» **Activity**: A verbatim copy of the entries is the required answer.
::: Information shown :::
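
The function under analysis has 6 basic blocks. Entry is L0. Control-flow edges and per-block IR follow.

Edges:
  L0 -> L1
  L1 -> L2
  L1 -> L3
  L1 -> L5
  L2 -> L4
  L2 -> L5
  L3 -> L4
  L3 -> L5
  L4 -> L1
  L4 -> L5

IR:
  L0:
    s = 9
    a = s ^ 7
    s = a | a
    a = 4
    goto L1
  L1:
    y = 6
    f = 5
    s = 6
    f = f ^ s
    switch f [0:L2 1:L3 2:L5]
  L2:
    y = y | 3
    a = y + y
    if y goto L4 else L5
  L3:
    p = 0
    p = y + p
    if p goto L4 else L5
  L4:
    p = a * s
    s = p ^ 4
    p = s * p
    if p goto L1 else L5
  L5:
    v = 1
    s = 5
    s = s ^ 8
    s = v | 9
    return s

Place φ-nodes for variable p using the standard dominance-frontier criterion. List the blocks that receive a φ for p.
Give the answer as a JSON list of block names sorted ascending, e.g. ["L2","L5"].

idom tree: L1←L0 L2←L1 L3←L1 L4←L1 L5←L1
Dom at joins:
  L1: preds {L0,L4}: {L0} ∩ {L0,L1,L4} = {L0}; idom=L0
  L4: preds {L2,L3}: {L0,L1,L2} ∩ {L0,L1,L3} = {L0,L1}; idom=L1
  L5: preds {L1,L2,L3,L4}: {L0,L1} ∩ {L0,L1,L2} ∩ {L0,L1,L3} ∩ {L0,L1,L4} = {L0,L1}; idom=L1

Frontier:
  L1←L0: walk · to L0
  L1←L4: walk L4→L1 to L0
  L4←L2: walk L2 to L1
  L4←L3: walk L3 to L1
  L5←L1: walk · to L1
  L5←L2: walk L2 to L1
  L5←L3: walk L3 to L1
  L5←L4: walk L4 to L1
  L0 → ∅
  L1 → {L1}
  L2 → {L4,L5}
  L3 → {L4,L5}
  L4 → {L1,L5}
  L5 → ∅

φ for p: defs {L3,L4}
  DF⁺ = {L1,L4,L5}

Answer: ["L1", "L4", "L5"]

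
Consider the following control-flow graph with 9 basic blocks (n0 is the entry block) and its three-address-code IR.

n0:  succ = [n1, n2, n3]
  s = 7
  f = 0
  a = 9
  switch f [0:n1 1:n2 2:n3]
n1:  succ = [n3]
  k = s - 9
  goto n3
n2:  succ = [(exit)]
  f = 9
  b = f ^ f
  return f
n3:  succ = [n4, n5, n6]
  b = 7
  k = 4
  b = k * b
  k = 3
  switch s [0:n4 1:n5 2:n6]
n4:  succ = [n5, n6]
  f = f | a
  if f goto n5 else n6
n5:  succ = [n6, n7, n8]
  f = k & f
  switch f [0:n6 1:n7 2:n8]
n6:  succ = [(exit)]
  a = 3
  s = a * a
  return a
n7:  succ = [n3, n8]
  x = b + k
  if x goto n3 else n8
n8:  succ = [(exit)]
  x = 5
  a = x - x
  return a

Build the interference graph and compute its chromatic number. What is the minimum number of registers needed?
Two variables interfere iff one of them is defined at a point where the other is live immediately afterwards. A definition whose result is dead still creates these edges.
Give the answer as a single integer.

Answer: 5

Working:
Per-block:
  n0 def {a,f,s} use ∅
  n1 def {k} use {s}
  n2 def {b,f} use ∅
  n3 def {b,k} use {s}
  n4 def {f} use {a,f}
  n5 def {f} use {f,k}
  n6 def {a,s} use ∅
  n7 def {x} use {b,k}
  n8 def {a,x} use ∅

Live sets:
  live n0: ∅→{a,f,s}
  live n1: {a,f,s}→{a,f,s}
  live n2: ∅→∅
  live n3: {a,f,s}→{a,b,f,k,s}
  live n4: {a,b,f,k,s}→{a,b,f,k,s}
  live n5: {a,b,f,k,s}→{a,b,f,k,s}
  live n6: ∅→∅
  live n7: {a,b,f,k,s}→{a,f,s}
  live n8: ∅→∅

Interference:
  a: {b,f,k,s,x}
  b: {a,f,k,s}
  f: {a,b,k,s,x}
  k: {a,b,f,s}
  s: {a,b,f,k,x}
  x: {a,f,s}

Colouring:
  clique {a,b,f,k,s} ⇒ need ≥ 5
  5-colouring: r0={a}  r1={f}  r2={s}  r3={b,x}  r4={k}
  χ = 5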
:::
» **Result of this exercise**:
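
The function under analysis has 6 basic blocks. Entry is L0. Control-flow edges and per-block IR follow.

Edges:
  L0 -> L1
  L1 -> L2
  L1 -> L3
  L1 -> L5
  L2 -> L4
  L2 -> L5
  L3 -> L4
  L3 -> L5
  L4 -> L1
  L4 -> L5

IR:
  L0:
    s = 9
    a = s ^ 7
    s = a | a
    a = 4
    goto L1
  L1:
    y = 6
    f = 5
    s = 6
    f = f ^ s
    switch f [0:L2 1:L3 2:L5]
  L2:
    y = y | 3
    a = y + y
    if y goto L4 else L5
  L3:
    p = 0
    p = y + p
    if p goto L4 else L5
  L4:
    p = a * s
    s = p ^ 4
    p = s * p
    if p goto L1 else L5
  L5:
    v = 1
    s = 5
    s = s ^ 8
    s = v | 9
    return s

Place φ-nodes for variable p using the standard dominance-frontier criterion. List the blocks that receive a φ for p.
Give the answer as a JSON list of block names sorted ascending, e.g. ["L2","L5"].

idom tree: L1←L0 L2←L1 L3←L1 L4←L1 L5←L1
Dom at joins:
  L1: preds {L0,L4}: {L0} ∩ {L0,L1,L4} = {L0}; idom=L0
  L4: preds {L2,L3}: {L0,L1,L2} ∩ {L0,L1,L3} = {L0,L1}; idom=L1
  L5: preds {L1,L2,L3,L4}: {L0,L1} ∩ {L0,L1,L2} ∩ {L0,L1,L3} ∩ {L0,L1,L4} = {L0,L1}; idom=L1

Frontier:
  L1←L0: walk · to L0
  L1←L4: walk L4→L1 to L0
  L4←L2: walk L2 to L1
  L4←L3: walk L3 to L1
  L5←L1: walk · to L1
  L5←L2: walk L2 to L1
  L5←L3: walk L3 to L1
  L5←L4: walk L4 to L1
  L0 → ∅
  L1 → {L1}
  L2 → {L4,L5}
  L3 → {L4,L5}
  L4 → {L1,L5}
  L5 → ∅

φ for p: defs {L3,L4}
  DF⁺ = {L1,L4,L5}

Answer: ["L1", "L4", "L5"]

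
Consider the following control-flow graph with 9 basic blocks (n0 is the entry block) and its three-address-code IR.

n0:  succ = [n1, n2, n3]
  s = 7
  f = 0
  a = 9
  switch f [0:n1 1:n2 2:n3]
n1:  succ = [n3]
  k = s - 9
  goto n3
n2:  succ = [(exit)]
  f = 9
  b = f ^ f
  return f
n3:  succ = [n4, n5, n6]
  b = 7
  k = 4
  b = k * b
  k = 3
  switch s [0:n4 1:n5 2:n6]
n4:  succ = [n5, n6]
  f = f | a
  if f goto n5 else n6
n5:  succ = [n6, n7, n8]
  f = k & f
  switch f [0:n6 1:n7 2:n8]
n6:  succ = [(exit)]
  a = 3
  s = a * a
  return a
n7:  succ = [n3, n8]
  x = b + k
  if x goto n3 else n8
n8:  succ = [(exit)]
  x = 5
  a = x - x
  return a

Build the interference graph and compute its chromatic number. What is the minimum number of registers needed?
Two variables interfere iff one of them is defined at a point where the other is live immediately afterwards. A definition whose result is dead still creates these edges.
Give the answer as a single integer.

Answer: 5

Working:
Per-block:
  n0 def {a,f,s} use ∅
  n1 def {k} use {s}
  n2 def {b,f} use ∅
  n3 def {b,k} use {s}
  n4 def {f} use {a,f}
  n5 def {f} use {f,k}
  n6 def {a,s} use ∅
  n7 def {x} use {b,k}
  n8 def {a,x} use ∅

Live sets:
  live n0: ∅→{a,f,s}
  live n1: {a,f,s}→{a,f,s}
  live n2: ∅→∅
  live n3: {a,f,s}→{a,b,f,k,s}
  live n4: {a,b,f,k,s}→{a,b,f,k,s}
  live n5: {a,b,f,k,s}→{a,b,f,k,s}
  live n6: ∅→∅
  live n7: {a,b,f,k,s}→{a,f,s}
  live n8: ∅→∅

Interference:
  a: {b,f,k,s,x}
  b: {a,f,k,s}
  f: {a,b,k,s,x}
  k: {a,b,f,s}
  s: {a,b,f,k,x}
  x: {a,f,s}

Colouring:
  clique {a,b,f,k,s} ⇒ need ≥ 5
  5-colouring: r0={a}  r1={f}  r2={s}  r3={b,x}  r4={k}
  χ = 5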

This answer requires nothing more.